## The task
Among the records that follow, count the lines with the string "outward"; report only that count.

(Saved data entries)
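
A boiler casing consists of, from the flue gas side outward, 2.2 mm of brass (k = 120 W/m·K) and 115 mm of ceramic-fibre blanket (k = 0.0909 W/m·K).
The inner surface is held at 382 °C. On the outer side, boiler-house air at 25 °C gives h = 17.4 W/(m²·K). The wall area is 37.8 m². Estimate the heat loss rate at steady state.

Q ≈ 10200 W

Using the resistance-network approach (series):
R_brass = L/(kA) = 0.0022/(120×37.8) = 4.85×10^-7 K/W
R_ceramic-fibre blanket = L/(kA) = 0.115/(0.0909×37.8) = 0.03347 K/W
R_outer film = 1/(h_o·A) = 1/(17.4×37.8) = 0.00152 K/W
R_total = 0.03499 K/W
Q = ΔT / R_total = 357 / 0.03499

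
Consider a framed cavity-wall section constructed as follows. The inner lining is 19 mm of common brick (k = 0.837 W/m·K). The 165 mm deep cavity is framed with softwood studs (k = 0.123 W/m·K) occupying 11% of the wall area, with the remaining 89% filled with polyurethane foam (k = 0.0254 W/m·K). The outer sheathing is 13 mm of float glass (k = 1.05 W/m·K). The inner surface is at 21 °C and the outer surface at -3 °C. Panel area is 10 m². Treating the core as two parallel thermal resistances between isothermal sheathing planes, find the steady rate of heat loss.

Q ≈ 52.2 W

Sheathing layers in series; stud and cavity paths in parallel between them.
R_inner = 0.019/(0.837×10) = 0.00227 K/W
R_stud  = 0.165/(0.123×0.11×10) = 1.22 K/W
R_cav   = 0.165/(0.0254×0.89×10) = 0.7299 K/W
1/R_core = 1/R_stud + 1/R_cav → R_core = 0.4566 K/W
R_outer = 0.013/(1.05×10) = 0.001238 K/W
R_total = 0.4601 K/W
Q = ΔT/R_total = 24/0.4601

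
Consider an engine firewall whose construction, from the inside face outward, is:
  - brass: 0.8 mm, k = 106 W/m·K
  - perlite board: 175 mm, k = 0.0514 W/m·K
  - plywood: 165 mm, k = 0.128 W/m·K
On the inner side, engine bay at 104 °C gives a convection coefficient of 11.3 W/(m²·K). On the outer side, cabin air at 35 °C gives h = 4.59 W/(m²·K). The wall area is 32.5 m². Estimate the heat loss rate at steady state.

Using the resistance-network approach (series):
R_inner film = 1/(h_i·A) = 1/(11.3×32.5) = 0.002723 K/W
R_brass = L/(kA) = 0.0008/(106×32.5) = 2.322×10^-7 K/W
R_perlite board = L/(kA) = 0.175/(0.0514×32.5) = 0.1048 K/W
R_plywood = L/(kA) = 0.165/(0.128×32.5) = 0.03966 K/W
R_outer film = 1/(h_o·A) = 1/(4.59×32.5) = 0.006704 K/W
R_total = 0.1538 K/W
Q = ΔT / R_total = 69 / 0.1538

Q ≈ 448 W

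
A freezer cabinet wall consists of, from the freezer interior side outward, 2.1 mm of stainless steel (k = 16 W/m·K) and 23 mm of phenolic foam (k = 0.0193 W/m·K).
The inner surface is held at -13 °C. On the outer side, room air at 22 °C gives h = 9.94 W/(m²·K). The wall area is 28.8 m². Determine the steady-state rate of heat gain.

Thermal resistances in series:
R_stainless steel = L/(kA) = 0.0021/(16×28.8) = 4.557×10^-6 K/W
R_phenolic foam = L/(kA) = 0.023/(0.0193×28.8) = 0.04138 K/W
R_outer film = 1/(h_o·A) = 1/(9.94×28.8) = 0.003493 K/W
R_total = 0.04488 K/W
Q = ΔT / R_total = 35 / 0.04488

Q ≈ 780 W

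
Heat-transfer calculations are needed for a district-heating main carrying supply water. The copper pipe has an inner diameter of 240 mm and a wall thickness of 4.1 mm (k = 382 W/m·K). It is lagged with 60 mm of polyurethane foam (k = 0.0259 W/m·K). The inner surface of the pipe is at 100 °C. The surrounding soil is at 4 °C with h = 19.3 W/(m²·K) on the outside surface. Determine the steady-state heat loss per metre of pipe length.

q′ ≈ 38.9 W/m

For a radial system each layer contributes R = ln(r_out/r_in)/(2πkL); films add R = 1/(hA).
R_copper pipe wall = ln(124.1/120)/(2π×382×1) = 1.4×10^-5 K/W
R_polyurethane foam = ln(184.1/124.1)/(2π×0.0259×1) = 2.424 K/W
R_outer film = 1/(h_o·2πr_oL) = 1/(19.3×2π×0.1841×1) = 0.04479 K/W
R_total = 2.468 K/W
Q = ΔT/R_total = 96/2.468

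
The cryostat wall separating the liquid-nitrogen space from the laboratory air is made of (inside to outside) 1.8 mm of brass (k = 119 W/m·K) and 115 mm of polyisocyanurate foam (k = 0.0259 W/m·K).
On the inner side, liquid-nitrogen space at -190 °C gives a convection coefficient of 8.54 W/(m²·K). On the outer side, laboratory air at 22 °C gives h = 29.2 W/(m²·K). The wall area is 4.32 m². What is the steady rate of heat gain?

Q ≈ 199 W

Thermal resistances in series:
R_inner film = 1/(h_i·A) = 1/(8.54×4.32) = 0.02711 K/W
R_brass = L/(kA) = 0.0018/(119×4.32) = 3.501×10^-6 K/W
R_polyisocyanurate foam = L/(kA) = 0.115/(0.0259×4.32) = 1.028 K/W
R_outer film = 1/(h_o·A) = 1/(29.2×4.32) = 0.007927 K/W
R_total = 1.063 K/W
Q = ΔT / R_total = 212 / 1.063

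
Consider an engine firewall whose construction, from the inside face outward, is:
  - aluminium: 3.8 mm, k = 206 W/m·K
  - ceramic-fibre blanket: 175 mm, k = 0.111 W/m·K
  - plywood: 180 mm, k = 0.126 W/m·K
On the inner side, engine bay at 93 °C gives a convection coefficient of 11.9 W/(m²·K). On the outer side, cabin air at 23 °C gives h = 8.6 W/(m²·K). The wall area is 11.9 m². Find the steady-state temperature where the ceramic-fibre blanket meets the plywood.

Model the wall as resistances in series:
R_inner film = 1/(h_i·A) = 1/(11.9×11.9) = 0.007062 K/W
R_aluminium = L/(kA) = 0.0038/(206×11.9) = 1.55×10^-6 K/W
R_ceramic-fibre blanket = L/(kA) = 0.175/(0.111×11.9) = 0.1325 K/W
R_plywood = L/(kA) = 0.18/(0.126×11.9) = 0.12 K/W
R_outer film = 1/(h_o·A) = 1/(8.6×11.9) = 0.009771 K/W
R_total = 0.2694 K/W;  Q = ΔT/R_total = 70/0.2694 = 259.9 W
T_interface = T_inner − Q·ΣR(inner→interface) = 93 − 260×0.1395

T ≈ 56.7 °C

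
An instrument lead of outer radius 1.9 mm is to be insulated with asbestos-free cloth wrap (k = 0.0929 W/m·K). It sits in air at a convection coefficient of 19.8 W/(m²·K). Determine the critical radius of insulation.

r_cr ≈ 4.69 mm

For a cylinder r_cr = k/h = 0.0929/19.8
r_cr = 4.69 mm; since the bare radius (1.9 mm) is below r_cr, adding a thin layer of insulation will *increase* heat loss.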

## Solution
4